### YOUR ASSIGNMENT:
Each line from the one with "2.9 | 0.011 |" to the final line of the data must be reproduced exactly, and no other line may appear.

(Collected data entries)
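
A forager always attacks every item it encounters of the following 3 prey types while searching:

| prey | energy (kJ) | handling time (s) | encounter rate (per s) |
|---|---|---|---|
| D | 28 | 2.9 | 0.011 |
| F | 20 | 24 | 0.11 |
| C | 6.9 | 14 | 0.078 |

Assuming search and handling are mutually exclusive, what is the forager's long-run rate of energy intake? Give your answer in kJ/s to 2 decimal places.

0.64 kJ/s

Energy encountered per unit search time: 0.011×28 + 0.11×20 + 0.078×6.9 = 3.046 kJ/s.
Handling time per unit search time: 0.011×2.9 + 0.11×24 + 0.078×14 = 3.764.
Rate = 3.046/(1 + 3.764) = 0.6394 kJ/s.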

### SOLUTION FOR THIS EXERCISE:
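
| D | 28 | 2.9 | 0.011 |
| F | 20 | 24 | 0.11 |
| C | 6.9 | 14 | 0.078 |

Assuming search and handling are mutually exclusive, what is the forager's long-run rate of energy intake? Give your answer in kJ/s to 2 decimal places.

0.64 kJ/s

Energy encountered per unit search time: 0.011×28 + 0.11×20 + 0.078×6.9 = 3.046 kJ/s.
Handling time per unit search time: 0.011×2.9 + 0.11×24 + 0.078×14 = 3.764.
Rate = 3.046/(1 + 3.764) = 0.6394 kJ/s.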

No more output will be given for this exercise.